## [Record excerpts]

Segment Open

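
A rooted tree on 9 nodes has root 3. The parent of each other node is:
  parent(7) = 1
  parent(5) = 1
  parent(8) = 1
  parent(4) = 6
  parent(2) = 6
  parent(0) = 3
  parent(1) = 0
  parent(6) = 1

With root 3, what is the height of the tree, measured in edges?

4

The longest root-to-leaf path is 3–0–1–6–4 (4 edges).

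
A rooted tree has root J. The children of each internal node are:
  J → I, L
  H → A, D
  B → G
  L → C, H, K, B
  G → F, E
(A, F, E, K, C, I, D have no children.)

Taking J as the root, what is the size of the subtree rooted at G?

3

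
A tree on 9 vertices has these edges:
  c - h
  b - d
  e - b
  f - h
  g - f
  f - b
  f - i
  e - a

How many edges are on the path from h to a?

4

h – f – b – e – a: 4 edges.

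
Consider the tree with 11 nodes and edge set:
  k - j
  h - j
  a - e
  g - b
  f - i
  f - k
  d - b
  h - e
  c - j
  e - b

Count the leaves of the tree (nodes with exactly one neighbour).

The leaves are a, c, d, g, i.
That is 5 leaves.

5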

Segment Closed

## [Your instructions]
Now repeat the data exactly, keeping every line.

## [Exercise solution]
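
A rooted tree on 9 nodes has root 3. The parent of each other node is:
  parent(7) = 1
  parent(5) = 1
  parent(8) = 1
  parent(4) = 6
  parent(2) = 6
  parent(0) = 3
  parent(1) = 0
  parent(6) = 1

With root 3, what is the height of the tree, measured in edges?

4

The longest root-to-leaf path is 3–0–1–6–4 (4 edges).

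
A rooted tree has root J. The children of each internal node are:
  J → I, L
  H → A, D
  B → G
  L → C, H, K, B
  G → F, E
(A, F, E, K, C, I, D have no children.)

Taking J as the root, what is the size of the subtree rooted at G?

3

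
A tree on 9 vertices has these edges:
  c - h
  b - d
  e - b
  f - h
  g - f
  f - b
  f - i
  e - a

How many edges are on the path from h to a?

4

h – f – b – e – a: 4 edges.

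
Consider the tree with 11 nodes and edge set:
  k - j
  h - j
  a - e
  g - b
  f - i
  f - k
  d - b
  h - e
  c - j
  e - b

Count the leaves of the tree (nodes with exactly one neighbour).

The leaves are a, c, d, g, i.
That is 5 leaves.

5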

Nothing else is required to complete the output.